Saved data entries ::

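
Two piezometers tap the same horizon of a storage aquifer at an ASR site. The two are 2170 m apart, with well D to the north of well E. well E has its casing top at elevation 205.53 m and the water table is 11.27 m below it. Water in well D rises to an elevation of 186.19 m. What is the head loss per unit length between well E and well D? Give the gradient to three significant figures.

Total head at well E: h = 205.53 − 11.27 = 194.26 m.
Total head at well D: h = 186.19 m (water level in the piezometer is the total head).
Head difference: h(well E) − h(well D) = 194.26 − 186.19 = 8.07 m.
Hydraulic gradient: i = |Δh| / L = 8.07 / 2170 = 0.00372.

i ≈ 0.00372 m/m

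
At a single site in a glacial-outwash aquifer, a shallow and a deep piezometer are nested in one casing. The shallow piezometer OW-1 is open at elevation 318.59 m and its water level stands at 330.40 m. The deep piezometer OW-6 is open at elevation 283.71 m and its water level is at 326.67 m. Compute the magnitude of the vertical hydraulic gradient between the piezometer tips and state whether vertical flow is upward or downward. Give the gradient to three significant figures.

Total head at OW-1: h = 330.40 m (water level in the standpipe).
Total head at OW-6: h = 326.67 m.
Δh = h(OW-1) − h(OW-6) = 330.40 − 326.67 = 3.73 m.
Vertical separation Δz = 318.59 − 283.71 = 34.88 m.
|i_v| = |Δh| / Δz = 3.73 / 34.88 = 0.107.
Head is higher in the shallow piezometer, so vertical flow is downward (recharge condition).

|i_v| ≈ 0.107; vertical flow is downward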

WHAT YOU HAVE TO DO :: Output the line bearing "At a single" along with all the lines after it through the end of the entries, exactly, and no other lines.

WRITTEN REPLY ::
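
At a single site in a glacial-outwash aquifer, a shallow and a deep piezometer are nested in one casing. The shallow piezometer OW-1 is open at elevation 318.59 m and its water level stands at 330.40 m. The deep piezometer OW-6 is open at elevation 283.71 m and its water level is at 326.67 m. Compute the magnitude of the vertical hydraulic gradient between the piezometer tips and state whether vertical flow is upward or downward. Give the gradient to three significant figures.

Total head at OW-1: h = 330.40 m (water level in the standpipe).
Total head at OW-6: h = 326.67 m.
Δh = h(OW-1) − h(OW-6) = 330.40 − 326.67 = 3.73 m.
Vertical separation Δz = 318.59 − 283.71 = 34.88 m.
|i_v| = |Δh| / Δz = 3.73 / 34.88 = 0.107.
Head is higher in the shallow piezometer, so vertical flow is downward (recharge condition).

|i_v| ≈ 0.107; vertical flow is downward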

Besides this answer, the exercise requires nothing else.